Data section START

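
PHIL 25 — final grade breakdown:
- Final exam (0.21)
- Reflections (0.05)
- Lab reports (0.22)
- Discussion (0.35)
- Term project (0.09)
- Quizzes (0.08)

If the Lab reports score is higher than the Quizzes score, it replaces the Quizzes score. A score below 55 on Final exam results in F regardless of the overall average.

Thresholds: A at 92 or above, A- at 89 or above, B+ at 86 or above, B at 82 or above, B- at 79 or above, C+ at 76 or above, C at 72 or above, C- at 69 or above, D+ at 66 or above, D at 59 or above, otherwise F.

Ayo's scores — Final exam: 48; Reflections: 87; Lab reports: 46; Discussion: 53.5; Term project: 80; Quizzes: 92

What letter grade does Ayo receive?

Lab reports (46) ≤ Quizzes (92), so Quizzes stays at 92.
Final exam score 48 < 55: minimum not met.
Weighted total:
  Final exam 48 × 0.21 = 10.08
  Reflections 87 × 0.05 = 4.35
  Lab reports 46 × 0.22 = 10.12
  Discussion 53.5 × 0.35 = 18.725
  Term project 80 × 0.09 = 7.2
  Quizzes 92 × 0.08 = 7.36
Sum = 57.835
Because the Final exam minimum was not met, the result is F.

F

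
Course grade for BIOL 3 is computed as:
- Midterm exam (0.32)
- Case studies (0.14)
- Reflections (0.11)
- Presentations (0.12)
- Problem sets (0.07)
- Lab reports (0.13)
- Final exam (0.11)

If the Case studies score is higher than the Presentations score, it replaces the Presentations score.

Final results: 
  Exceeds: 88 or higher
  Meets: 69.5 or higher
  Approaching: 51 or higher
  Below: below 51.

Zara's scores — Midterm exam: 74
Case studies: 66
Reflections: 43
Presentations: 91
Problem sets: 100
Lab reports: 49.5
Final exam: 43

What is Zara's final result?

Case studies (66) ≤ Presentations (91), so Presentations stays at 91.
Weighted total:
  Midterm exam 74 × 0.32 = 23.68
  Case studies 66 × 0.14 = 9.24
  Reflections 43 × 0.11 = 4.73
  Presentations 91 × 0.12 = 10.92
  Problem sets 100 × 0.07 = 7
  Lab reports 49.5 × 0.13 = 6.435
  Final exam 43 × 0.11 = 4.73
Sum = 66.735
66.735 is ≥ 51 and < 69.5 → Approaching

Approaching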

Data section END

What the task asks: Repeat the data in its entirety, character for character.

Problem solution:
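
PHIL 25 — final grade breakdown:
- Final exam (0.21)
- Reflections (0.05)
- Lab reports (0.22)
- Discussion (0.35)
- Term project (0.09)
- Quizzes (0.08)

If the Lab reports score is higher than the Quizzes score, it replaces the Quizzes score. A score below 55 on Final exam results in F regardless of the overall average.

Thresholds: A at 92 or above, A- at 89 or above, B+ at 86 or above, B at 82 or above, B- at 79 or above, C+ at 76 or above, C at 72 or above, C- at 69 or above, D+ at 66 or above, D at 59 or above, otherwise F.

Ayo's scores — Final exam: 48; Reflections: 87; Lab reports: 46; Discussion: 53.5; Term project: 80; Quizzes: 92

What letter grade does Ayo receive?

Lab reports (46) ≤ Quizzes (92), so Quizzes stays at 92.
Final exam score 48 < 55: minimum not met.
Weighted total:
  Final exam 48 × 0.21 = 10.08
  Reflections 87 × 0.05 = 4.35
  Lab reports 46 × 0.22 = 10.12
  Discussion 53.5 × 0.35 = 18.725
  Term project 80 × 0.09 = 7.2
  Quizzes 92 × 0.08 = 7.36
Sum = 57.835
Because the Final exam minimum was not met, the result is F.

F

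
Course grade for BIOL 3 is computed as:
- Midterm exam (0.32)
- Case studies (0.14)
- Reflections (0.11)
- Presentations (0.12)
- Problem sets (0.07)
- Lab reports (0.13)
- Final exam (0.11)

If the Case studies score is higher than the Presentations score, it replaces the Presentations score.

Final results: 
  Exceeds: 88 or higher
  Meets: 69.5 or higher
  Approaching: 51 or higher
  Below: below 51.

Zara's scores — Midterm exam: 74
Case studies: 66
Reflections: 43
Presentations: 91
Problem sets: 100
Lab reports: 49.5
Final exam: 43

What is Zara's final result?

Case studies (66) ≤ Presentations (91), so Presentations stays at 91.
Weighted total:
  Midterm exam 74 × 0.32 = 23.68
  Case studies 66 × 0.14 = 9.24
  Reflections 43 × 0.11 = 4.73
  Presentations 91 × 0.12 = 10.92
  Problem sets 100 × 0.07 = 7
  Lab reports 49.5 × 0.13 = 6.435
  Final exam 43 × 0.11 = 4.73
Sum = 66.735
66.735 is ≥ 51 and < 69.5 → Approaching

Approaching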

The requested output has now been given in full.